The task - All of the data below must be repeated exactly.

[Collected data]
#####

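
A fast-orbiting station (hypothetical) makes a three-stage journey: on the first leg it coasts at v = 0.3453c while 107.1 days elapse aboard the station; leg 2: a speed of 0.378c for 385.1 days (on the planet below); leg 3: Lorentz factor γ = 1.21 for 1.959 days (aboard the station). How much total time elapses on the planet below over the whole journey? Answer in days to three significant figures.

Leg 1: γ = 1/√(1 − 0.3453²) = 1/√0.8808 = 1.066; Δt_1 = 1.066 × 107.1 = 114.1 days.
Leg 2: 385.1 days is already measured on the planet below.
Leg 3: γ = 1.21; Δt_3 = 1.210 × 1.959 = 2.370 days.
Total: 114.1 + 385.1 + 2.370 days.

Δt = 502 days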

#####

Answer to this problem -
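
A fast-orbiting station (hypothetical) makes a three-stage journey: on the first leg it coasts at v = 0.3453c while 107.1 days elapse aboard the station; leg 2: a speed of 0.378c for 385.1 days (on the planet below); leg 3: Lorentz factor γ = 1.21 for 1.959 days (aboard the station). How much total time elapses on the planet below over the whole journey? Answer in days to three significant figures.

Leg 1: γ = 1/√(1 − 0.3453²) = 1/√0.8808 = 1.066; Δt_1 = 1.066 × 107.1 = 114.1 days.
Leg 2: 385.1 days is already measured on the planet below.
Leg 3: γ = 1.21; Δt_3 = 1.210 × 1.959 = 2.370 days.
Total: 114.1 + 385.1 + 2.370 days.

Δt = 502 days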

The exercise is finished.